#### Task to complete
Gather all lines from the material that contain the word "Answer".

+ + +

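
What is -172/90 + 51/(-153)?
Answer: -101/45 ≈ -2.2444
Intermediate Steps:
-172/90 + 51/(-153) = -172*1/90 + 51*(-1/153) = -86/45 - 1/3 = -101/45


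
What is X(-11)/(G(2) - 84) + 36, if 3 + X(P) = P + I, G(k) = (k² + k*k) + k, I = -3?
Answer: 2681/74 ≈ 36.230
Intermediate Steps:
G(k) = k + 2*k² (G(k) = (k² + k²) + k = 2*k² + k = k + 2*k²)
X(P) = -6 + P (X(P) = -3 + (P - 3) = -3 + (-3 + P) = -6 + P)
X(-11)/(G(2) - 84) + 36 = (-6 - 11)/(2*(1 + 2*2) - 84) + 36 = -17/(2*(1 + 4) - 84) + 36 = -17/(2*5 - 84) + 36 = -17/(10 - 84) + 36 = -17/(-74) + 36 = -17*(-1/74) + 36 = 17/74 + 36 = 2681/74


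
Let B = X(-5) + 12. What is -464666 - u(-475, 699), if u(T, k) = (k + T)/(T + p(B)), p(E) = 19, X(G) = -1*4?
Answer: -26485934/57 ≈ -4.6467e+5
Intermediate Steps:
X(G) = -4
B = 8 (B = -4 + 12 = 8)
u(T, k) = (T + k)/(19 + T) (u(T, k) = (k + T)/(T + 19) = (T + k)/(19 + T))
-464666 - u(-475, 699) = -464666 - (-475 + 699)/(19 - 475) = -464666 - 224/(-456) = -464666 - (-1)*224/456 = -464666 - 1*(-28/57) = -464666 + 28/57 = -26485934/57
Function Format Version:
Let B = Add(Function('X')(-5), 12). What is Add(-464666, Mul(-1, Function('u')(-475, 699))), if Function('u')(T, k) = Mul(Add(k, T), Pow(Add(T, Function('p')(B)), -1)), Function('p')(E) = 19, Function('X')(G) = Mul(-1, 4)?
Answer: Rational(-26485934, 57) ≈ -4.6467e+5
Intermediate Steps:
Function('X')(G) = -4
B = 8 (B = Add(-4, 12) = 8)
Function('u')(T, k) = Mul(Pow(Add(19, T), -1), Add(T, k)) (Function('u')(T, k) = Mul(Add(k, T), Pow(Add(T, 19), -1)) = Mul(Add(T, k), Pow(Add(19, T), -1)) = Mul(Pow(Add(19, T), -1), Add(T, k)))
Add(-464666, Mul(-1, Function('u')(-475, 699))) = Add(-464666, Mul(-1, Mul(Pow(Add(19, -475), -1), Add(-475, 699)))) = Add(-464666, Mul(-1, Mul(Pow(-456, -1), 224))) = Add(-464666, Mul(-1, Mul(Rational(-1, 456), 224))) = Add(-464666, Mul(-1, Rational(-28, 57))) = Add(-464666, Rational(28, 57)) = Rational(-26485934, 57)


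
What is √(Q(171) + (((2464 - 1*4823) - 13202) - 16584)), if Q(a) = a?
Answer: 73*I*√6 ≈ 178.81*I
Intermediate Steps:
√(Q(171) + (((2464 - 1*4823) - 13202) - 16584)) = √(171 + (((2464 - 1*4823) - 13202) - 16584)) = √(171 + (((2464 - 4823) - 13202) - 16584)) = √(171 + ((-2359 - 13202) - 16584)) = √(171 + (-15561 - 16584)) = √(171 - 32145) = √(-31974) = 73*I*√6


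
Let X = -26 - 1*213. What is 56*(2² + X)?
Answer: -13160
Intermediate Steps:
X = -239 (X = -26 - 213 = -239)
56*(2² + X) = 56*(2² - 239) = 56*(4 - 239) = 56*(-235) = -13160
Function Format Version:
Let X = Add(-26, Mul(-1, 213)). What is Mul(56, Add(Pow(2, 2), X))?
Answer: -13160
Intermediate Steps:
X = -239 (X = Add(-26, -213) = -239)
Mul(56, Add(Pow(2, 2), X)) = Mul(56, Add(Pow(2, 2), -239)) = Mul(56, Add(4, -239)) = Mul(56, -235) = -13160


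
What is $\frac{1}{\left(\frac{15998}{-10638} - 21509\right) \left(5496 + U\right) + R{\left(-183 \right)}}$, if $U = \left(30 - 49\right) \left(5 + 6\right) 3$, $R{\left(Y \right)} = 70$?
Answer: $- \frac{591}{61898132800} \approx -9.5479 \cdot 10^{-9}$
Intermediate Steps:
$U = -627$ ($U = - 19 \cdot 11 \cdot 3 = \left(-19\right) 33 = -627$)
$\frac{1}{\left(\frac{15998}{-10638} - 21509\right) \left(5496 + U\right) + R{\left(-183 \right)}} = \frac{1}{\left(\frac{15998}{-10638} - 21509\right) \left(5496 - 627\right) + 70} = \frac{1}{\left(15998 \left(- \frac{1}{10638}\right) - 21509\right) 4869 + 70} = \frac{1}{\left(- \frac{7999}{5319} - 21509\right) 4869 + 70} = \frac{1}{\left(- \frac{114414370}{5319}\right) 4869 + 70} = \frac{1}{- \frac{61898174170}{591} + 70} = \frac{1}{- \frac{61898132800}{591}} = - \frac{591}{61898132800}$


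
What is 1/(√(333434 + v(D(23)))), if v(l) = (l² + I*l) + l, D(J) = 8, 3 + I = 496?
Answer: √13498/67490 ≈ 0.0017215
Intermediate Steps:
I = 493 (I = -3 + 496 = 493)
v(l) = l² + 494*l (v(l) = (l² + 493*l) + l = l² + 494*l)
1/(√(333434 + v(D(23)))) = 1/(√(333434 + 8*(494 + 8))) = 1/(√(333434 + 8*502)) = 1/(√(333434 + 4016)) = 1/(√337450) = 1/(5*√13498) = √13498/67490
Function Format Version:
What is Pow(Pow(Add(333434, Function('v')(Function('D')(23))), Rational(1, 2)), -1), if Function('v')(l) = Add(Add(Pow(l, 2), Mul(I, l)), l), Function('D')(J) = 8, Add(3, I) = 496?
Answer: Mul(Rational(1, 67490), Pow(13498, Rational(1, 2))) ≈ 0.0017215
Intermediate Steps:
I = 493 (I = Add(-3, 496) = 493)
Function('v')(l) = Add(Pow(l, 2), Mul(494, l)) (Function('v')(l) = Add(Add(Pow(l, 2), Mul(493, l)), l) = Add(Pow(l, 2), Mul(494, l)))
Pow(Pow(Add(333434, Function('v')(Function('D')(23))), Rational(1, 2)), -1) = Pow(Pow(Add(333434, Mul(8, Add(494, 8))), Rational(1, 2)), -1) = Pow(Pow(Add(333434, Mul(8, 502)), Rational(1, 2)), -1) = Pow(Pow(Add(333434, 4016), Rational(1, 2)), -1) = Pow(Pow(337450, Rational(1, 2)), -1) = Pow(Mul(5, Pow(13498, Rational(1, 2))), -1) = Mul(Rational(1, 67490), Pow(13498, Rational(1, 2)))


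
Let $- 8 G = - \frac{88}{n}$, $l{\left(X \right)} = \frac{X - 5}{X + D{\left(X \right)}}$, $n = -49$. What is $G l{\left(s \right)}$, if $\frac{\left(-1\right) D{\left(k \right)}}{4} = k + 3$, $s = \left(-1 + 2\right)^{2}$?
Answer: $- \frac{44}{735} \approx -0.059864$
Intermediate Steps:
$s = 1$ ($s = 1^{2} = 1$)
$D{\left(k \right)} = -12 - 4 k$ ($D{\left(k \right)} = - 4 \left(k + 3\right) = - 4 \left(3 + k\right) = -12 - 4 k$)
$l{\left(X \right)} = \frac{-5 + X}{-12 - 3 X}$ ($l{\left(X \right)} = \frac{X - 5}{X - \left(12 + 4 X\right)} = \frac{-5 + X}{-12 - 3 X}$)
$G = - \frac{11}{49}$ ($G = - \frac{\left(-88\right) \frac{1}{-49}}{8} = - \frac{\left(-88\right) \left(- \frac{1}{49}\right)}{8} = \left(- \frac{1}{8}\right) \frac{88}{49} = - \frac{11}{49} \approx -0.22449$)
$G l{\left(s \right)} = - \frac{11 \frac{5 - 1}{3 \left(4 + 1\right)}}{49} = - \frac{11 \frac{5 - 1}{3 \cdot 5}}{49} = - \frac{11 \cdot \frac{1}{3} \cdot \frac{1}{5} \cdot 4}{49} = \left(- \frac{11}{49}\right) \frac{4}{15} = - \frac{44}{735}$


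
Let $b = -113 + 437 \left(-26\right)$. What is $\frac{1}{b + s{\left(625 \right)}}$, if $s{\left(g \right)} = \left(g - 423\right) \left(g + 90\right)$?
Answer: $\frac{1}{132955} \approx 7.5213 \cdot 10^{-6}$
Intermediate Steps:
$s{\left(g \right)} = \left(-423 + g\right) \left(90 + g\right)$
$b = -11475$ ($b = -113 - 11362 = -11475$)
$\frac{1}{b + s{\left(625 \right)}} = \frac{1}{-11475 - \left(246195 - 390625\right)} = \frac{1}{-11475 - -144430} = \frac{1}{-11475 + 144430} = \frac{1}{132955}$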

+ + +

#### Output below
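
Answer: -101/45 ≈ -2.2444
Answer: 2681/74 ≈ 36.230
Answer: -26485934/57 ≈ -4.6467e+5
Answer: Rational(-26485934, 57) ≈ -4.6467e+5
Answer: 73*I*√6 ≈ 178.81*I
Answer: -13160
Answer: -13160
Answer: $- \frac{591}{61898132800} \approx -9.5479 \cdot 10^{-9}$
Answer: √13498/67490 ≈ 0.0017215
Answer: Mul(Rational(1, 67490), Pow(13498, Rational(1, 2))) ≈ 0.0017215
Answer: $- \frac{44}{735} \approx -0.059864$
Answer: $\frac{1}{132955} \approx 7.5213 \cdot 10^{-6}$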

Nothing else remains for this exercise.